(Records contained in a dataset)

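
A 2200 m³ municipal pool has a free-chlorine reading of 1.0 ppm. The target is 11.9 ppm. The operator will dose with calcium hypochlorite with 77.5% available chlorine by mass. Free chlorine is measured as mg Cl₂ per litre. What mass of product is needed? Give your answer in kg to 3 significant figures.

30.9 kg

Volume: 2200 m³ = 2,200,000 L.
Chlorine deficit: 11.9 − 1.0 = 10.9 ppm = 10.9 mg/L as Cl₂.
Cl₂ equivalent needed: 10.9 mg/L × 2,200,000 L = 23,980,000 mg = 23,980 g.
Product at 77.5% available chlorine: 23,980 / 0.775 = 30,940 g.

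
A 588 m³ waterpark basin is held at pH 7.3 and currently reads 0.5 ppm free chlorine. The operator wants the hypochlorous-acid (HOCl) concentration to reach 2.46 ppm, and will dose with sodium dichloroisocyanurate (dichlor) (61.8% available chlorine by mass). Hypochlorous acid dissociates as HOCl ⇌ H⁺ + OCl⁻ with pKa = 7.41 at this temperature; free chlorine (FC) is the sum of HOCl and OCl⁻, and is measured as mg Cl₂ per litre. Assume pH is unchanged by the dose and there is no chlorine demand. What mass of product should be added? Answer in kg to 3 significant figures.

3.68 kg

Volume: 588 m³ = 588,000 L.
[OCl⁻]/[HOCl] = 10^(pH − pKa) = 10^(7.3 − 7.41) = 0.7762; fraction as HOCl = 1/(1 + 0.7762) = 0.563.
Free chlorine required for 2.46 ppm HOCl: 2.46 / 0.563 = 4.37 ppm.
FC to add: 4.37 − 0.5 = 3.87 mg/L as Cl₂.
Cl₂ equivalent: 3.87 mg/L × 588,000 L = 2275 g.
Product at 61.8% available Cl: 2275 / 0.618 = 3682 g.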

EXERCISE DESCRIPTION
I would like you to output every record exactly as written.

RESULT FOR THIS EXERCISE
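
A 2200 m³ municipal pool has a free-chlorine reading of 1.0 ppm. The target is 11.9 ppm. The operator will dose with calcium hypochlorite with 77.5% available chlorine by mass. Free chlorine is measured as mg Cl₂ per litre. What mass of product is needed? Give your answer in kg to 3 significant figures.

30.9 kg

Volume: 2200 m³ = 2,200,000 L.
Chlorine deficit: 11.9 − 1.0 = 10.9 ppm = 10.9 mg/L as Cl₂.
Cl₂ equivalent needed: 10.9 mg/L × 2,200,000 L = 23,980,000 mg = 23,980 g.
Product at 77.5% available chlorine: 23,980 / 0.775 = 30,940 g.

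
A 588 m³ waterpark basin is held at pH 7.3 and currently reads 0.5 ppm free chlorine. The operator wants the hypochlorous-acid (HOCl) concentration to reach 2.46 ppm, and will dose with sodium dichloroisocyanurate (dichlor) (61.8% available chlorine by mass). Hypochlorous acid dissociates as HOCl ⇌ H⁺ + OCl⁻ with pKa = 7.41 at this temperature; free chlorine (FC) is the sum of HOCl and OCl⁻, and is measured as mg Cl₂ per litre. Assume pH is unchanged by the dose and there is no chlorine demand. What mass of product should be added? Answer in kg to 3 significant figures.

3.68 kg

Volume: 588 m³ = 588,000 L.
[OCl⁻]/[HOCl] = 10^(pH − pKa) = 10^(7.3 − 7.41) = 0.7762; fraction as HOCl = 1/(1 + 0.7762) = 0.563.
Free chlorine required for 2.46 ppm HOCl: 2.46 / 0.563 = 4.37 ppm.
FC to add: 4.37 − 0.5 = 3.87 mg/L as Cl₂.
Cl₂ equivalent: 3.87 mg/L × 588,000 L = 2275 g.
Product at 61.8% available Cl: 2275 / 0.618 = 3682 g.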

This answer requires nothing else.